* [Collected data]
■ ■ ■ ■
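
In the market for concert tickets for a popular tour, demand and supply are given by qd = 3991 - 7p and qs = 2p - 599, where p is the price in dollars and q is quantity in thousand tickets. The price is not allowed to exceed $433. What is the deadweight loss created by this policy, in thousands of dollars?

Equilibrium: 3991 - 7p = 2p - 599, so 4590 = 9p and p* = 510, q* = 421.
Because the ceiling (433) lies below the market-clearing price, it is binding.
At p = 433: qd = 3991 - 7·433 = 960 and qs = 2·433 - 599 = 267.
Quantity traded falls to 267. At q = 267 the demand price is (3991 - 267)/7 = 532 and the supply price is (599 + 267)/2 = 433.
Deadweight loss = ½ · (532 - 433) · (421 - 267) = ½ · 99 · 154 = 7623.

7623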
■ ■ ■ ■
* [DIRECTIONS]
Reproduce every single entry above exactly.

* [TASK RESULT]
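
In the market for concert tickets for a popular tour, demand and supply are given by qd = 3991 - 7p and qs = 2p - 599, where p is the price in dollars and q is quantity in thousand tickets. The price is not allowed to exceed $433. What is the deadweight loss created by this policy, in thousands of dollars?

Equilibrium: 3991 - 7p = 2p - 599, so 4590 = 9p and p* = 510, q* = 421.
Because the ceiling (433) lies below the market-clearing price, it is binding.
At p = 433: qd = 3991 - 7·433 = 960 and qs = 2·433 - 599 = 267.
Quantity traded falls to 267. At q = 267 the demand price is (3991 - 267)/7 = 532 and the supply price is (599 + 267)/2 = 433.
Deadweight loss = ½ · (532 - 433) · (421 - 267) = ½ · 99 · 154 = 7623.

7623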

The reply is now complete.